#### DATASET:

——————————

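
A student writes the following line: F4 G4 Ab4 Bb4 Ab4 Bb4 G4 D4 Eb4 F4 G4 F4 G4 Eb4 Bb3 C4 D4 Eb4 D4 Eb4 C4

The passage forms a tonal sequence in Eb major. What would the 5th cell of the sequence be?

Eb3 F3 G3 Ab3 G3 Ab3 F3

The 7-note cells begin on F4, D4, Bb3 — each down a 3rd from the last.
Continuing the starts: G3 → Eb3.
So cell 5 is Eb3 F3 G3 Ab3 G3 Ab3 F3.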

——————————

#### GOAL OF THE EXERCISE:
Transcribe all of the entries without alteration.

#### WRITTEN SOLUTION:
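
A student writes the following line: F4 G4 Ab4 Bb4 Ab4 Bb4 G4 D4 Eb4 F4 G4 F4 G4 Eb4 Bb3 C4 D4 Eb4 D4 Eb4 C4

The passage forms a tonal sequence in Eb major. What would the 5th cell of the sequence be?

Eb3 F3 G3 Ab3 G3 Ab3 F3

The 7-note cells begin on F4, D4, Bb3 — each down a 3rd from the last.
Continuing the starts: G3 → Eb3.
So cell 5 is Eb3 F3 G3 Ab3 G3 Ab3 F3.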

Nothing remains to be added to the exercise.